YOUR GOAL: Search through the entries for the word "VeryHigh" and copy every line that has it.

+ + + + +

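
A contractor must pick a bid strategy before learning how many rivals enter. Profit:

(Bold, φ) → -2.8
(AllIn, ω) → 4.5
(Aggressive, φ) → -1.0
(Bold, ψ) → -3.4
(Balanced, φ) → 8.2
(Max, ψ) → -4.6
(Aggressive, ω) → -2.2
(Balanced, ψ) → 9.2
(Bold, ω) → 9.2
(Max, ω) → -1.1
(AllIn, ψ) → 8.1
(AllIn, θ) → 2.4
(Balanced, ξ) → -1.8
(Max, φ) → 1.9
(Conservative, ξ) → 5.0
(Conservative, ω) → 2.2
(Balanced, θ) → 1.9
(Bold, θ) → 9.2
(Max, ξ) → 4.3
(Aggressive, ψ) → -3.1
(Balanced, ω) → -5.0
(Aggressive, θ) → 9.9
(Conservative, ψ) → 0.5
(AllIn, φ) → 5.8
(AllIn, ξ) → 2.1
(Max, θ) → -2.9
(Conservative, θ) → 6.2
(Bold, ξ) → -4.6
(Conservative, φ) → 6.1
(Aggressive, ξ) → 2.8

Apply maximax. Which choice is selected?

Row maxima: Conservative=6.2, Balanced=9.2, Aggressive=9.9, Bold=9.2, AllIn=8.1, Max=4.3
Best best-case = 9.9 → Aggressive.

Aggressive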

+ + + + +

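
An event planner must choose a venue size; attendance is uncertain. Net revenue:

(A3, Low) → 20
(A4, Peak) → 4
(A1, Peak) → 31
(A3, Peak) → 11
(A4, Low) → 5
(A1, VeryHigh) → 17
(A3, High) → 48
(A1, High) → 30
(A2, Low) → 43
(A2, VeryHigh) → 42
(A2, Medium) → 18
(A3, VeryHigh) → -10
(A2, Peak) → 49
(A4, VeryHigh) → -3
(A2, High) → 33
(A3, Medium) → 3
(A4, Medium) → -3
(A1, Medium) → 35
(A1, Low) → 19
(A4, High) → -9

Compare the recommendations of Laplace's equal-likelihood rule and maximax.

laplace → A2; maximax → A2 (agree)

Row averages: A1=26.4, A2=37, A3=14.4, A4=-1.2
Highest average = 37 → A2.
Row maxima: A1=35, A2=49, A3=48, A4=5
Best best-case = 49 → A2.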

+ + + + +

SOLUTION TO THIS PROBLEM:
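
(A1, VeryHigh) → 17
(A2, VeryHigh) → 42
(A3, VeryHigh) → -10
(A4, VeryHigh) → -3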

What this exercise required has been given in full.